TASK REQUIREMENTS :: What lines in the material hold the string "windings"? Copy out each of them.

PROVIDED INFORMATION ::
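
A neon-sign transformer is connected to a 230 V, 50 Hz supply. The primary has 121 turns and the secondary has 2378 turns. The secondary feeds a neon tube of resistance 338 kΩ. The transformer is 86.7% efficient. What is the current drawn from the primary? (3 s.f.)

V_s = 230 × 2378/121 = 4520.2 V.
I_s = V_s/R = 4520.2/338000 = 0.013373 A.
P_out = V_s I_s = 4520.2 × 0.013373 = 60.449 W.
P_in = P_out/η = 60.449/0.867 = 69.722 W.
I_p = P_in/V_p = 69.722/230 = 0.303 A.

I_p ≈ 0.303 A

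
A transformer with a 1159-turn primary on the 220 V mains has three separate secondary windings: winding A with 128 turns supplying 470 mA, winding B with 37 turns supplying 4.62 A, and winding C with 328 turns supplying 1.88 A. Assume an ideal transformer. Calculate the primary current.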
...
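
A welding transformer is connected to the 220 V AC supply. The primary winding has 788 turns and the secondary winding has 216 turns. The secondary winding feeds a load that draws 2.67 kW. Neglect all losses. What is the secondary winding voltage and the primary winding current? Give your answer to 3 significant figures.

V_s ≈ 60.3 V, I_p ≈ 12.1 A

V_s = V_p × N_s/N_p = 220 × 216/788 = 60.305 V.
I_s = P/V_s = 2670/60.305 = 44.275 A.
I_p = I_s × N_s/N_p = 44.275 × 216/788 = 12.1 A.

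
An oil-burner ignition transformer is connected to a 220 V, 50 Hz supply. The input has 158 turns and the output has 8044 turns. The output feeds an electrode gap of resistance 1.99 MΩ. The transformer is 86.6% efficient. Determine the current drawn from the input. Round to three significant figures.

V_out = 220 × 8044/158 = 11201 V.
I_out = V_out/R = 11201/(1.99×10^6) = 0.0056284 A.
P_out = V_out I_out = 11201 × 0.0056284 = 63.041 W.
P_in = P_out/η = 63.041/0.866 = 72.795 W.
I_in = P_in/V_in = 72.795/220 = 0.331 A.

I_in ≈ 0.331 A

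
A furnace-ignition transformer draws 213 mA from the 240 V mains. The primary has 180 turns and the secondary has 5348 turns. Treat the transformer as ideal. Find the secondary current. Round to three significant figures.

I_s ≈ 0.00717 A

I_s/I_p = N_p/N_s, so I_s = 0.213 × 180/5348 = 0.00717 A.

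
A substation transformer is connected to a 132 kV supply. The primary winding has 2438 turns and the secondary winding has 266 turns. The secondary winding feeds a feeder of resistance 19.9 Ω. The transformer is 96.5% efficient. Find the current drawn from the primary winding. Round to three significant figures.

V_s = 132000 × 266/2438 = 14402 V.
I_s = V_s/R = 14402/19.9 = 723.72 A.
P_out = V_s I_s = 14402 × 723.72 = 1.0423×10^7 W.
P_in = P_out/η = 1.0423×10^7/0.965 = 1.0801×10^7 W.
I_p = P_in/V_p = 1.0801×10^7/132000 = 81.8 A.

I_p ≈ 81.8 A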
* * *
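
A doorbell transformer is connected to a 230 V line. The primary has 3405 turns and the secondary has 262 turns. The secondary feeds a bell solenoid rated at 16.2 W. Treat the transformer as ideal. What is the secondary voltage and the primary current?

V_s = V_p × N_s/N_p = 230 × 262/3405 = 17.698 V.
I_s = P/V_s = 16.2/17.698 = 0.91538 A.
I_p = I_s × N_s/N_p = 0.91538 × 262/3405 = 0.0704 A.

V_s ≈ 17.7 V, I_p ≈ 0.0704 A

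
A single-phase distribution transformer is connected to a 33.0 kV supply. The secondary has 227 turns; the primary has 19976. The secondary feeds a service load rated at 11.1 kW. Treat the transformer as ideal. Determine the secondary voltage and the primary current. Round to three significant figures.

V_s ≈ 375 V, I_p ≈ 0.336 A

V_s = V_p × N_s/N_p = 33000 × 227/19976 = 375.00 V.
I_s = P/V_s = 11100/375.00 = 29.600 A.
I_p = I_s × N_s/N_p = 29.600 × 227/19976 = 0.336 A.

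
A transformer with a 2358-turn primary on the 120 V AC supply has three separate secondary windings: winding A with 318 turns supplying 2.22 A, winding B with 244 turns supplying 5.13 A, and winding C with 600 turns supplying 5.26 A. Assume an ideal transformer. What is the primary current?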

SOLVED EXERCISE ::
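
A transformer with a 1159-turn primary on the 220 V mains has three separate secondary windings: winding A with 128 turns supplying 470 mA, winding B with 37 turns supplying 4.62 A, and winding C with 328 turns supplying 1.88 A. Assume an ideal transformer. Calculate the primary current.
A transformer with a 2358-turn primary on the 120 V AC supply has three separate secondary windings: winding A with 318 turns supplying 2.22 A, winding B with 244 turns supplying 5.13 A, and winding C with 600 turns supplying 5.26 A. Assume an ideal transformer. What is the primary current?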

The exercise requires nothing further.